▶ **PROMPT**
Return only the stretch of the material below that begins with the line containing "To bring it" and ends with the line containing "sample in mg/mL.", exactly; both of those lines belong to it.

▶ **DATA UNDER STUDY**
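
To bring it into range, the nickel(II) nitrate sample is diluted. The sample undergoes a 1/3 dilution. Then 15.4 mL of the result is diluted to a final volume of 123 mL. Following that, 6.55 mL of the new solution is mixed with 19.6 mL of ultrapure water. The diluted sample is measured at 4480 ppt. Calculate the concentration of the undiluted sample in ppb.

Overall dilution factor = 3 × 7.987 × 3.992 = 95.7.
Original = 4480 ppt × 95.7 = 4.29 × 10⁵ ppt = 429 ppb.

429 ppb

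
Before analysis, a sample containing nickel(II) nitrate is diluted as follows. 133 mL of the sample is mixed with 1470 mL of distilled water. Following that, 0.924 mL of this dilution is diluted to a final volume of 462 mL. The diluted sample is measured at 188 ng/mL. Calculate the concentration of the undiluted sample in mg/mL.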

...

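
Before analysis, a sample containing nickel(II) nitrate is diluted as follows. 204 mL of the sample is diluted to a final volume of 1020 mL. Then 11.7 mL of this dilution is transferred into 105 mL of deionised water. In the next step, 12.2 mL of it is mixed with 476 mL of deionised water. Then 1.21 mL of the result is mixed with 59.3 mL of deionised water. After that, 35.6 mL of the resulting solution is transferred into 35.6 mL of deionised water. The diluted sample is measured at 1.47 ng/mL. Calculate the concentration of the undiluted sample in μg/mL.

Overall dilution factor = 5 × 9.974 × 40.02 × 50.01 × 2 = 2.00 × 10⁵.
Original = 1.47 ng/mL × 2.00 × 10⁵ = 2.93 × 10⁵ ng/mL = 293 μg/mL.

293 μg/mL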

▶ **ANSWER TO THIS PROBLEM**
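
To bring it into range, the nickel(II) nitrate sample is diluted. The sample undergoes a 1/3 dilution. Then 15.4 mL of the result is diluted to a final volume of 123 mL. Following that, 6.55 mL of the new solution is mixed with 19.6 mL of ultrapure water. The diluted sample is measured at 4480 ppt. Calculate the concentration of the undiluted sample in ppb.

Overall dilution factor = 3 × 7.987 × 3.992 = 95.7.
Original = 4480 ppt × 95.7 = 4.29 × 10⁵ ppt = 429 ppb.

429 ppb

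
Before analysis, a sample containing nickel(II) nitrate is diluted as follows. 133 mL of the sample is mixed with 1470 mL of distilled water. Following that, 0.924 mL of this dilution is diluted to a final volume of 462 mL. The diluted sample is measured at 188 ng/mL. Calculate the concentration of the undiluted sample in mg/mL.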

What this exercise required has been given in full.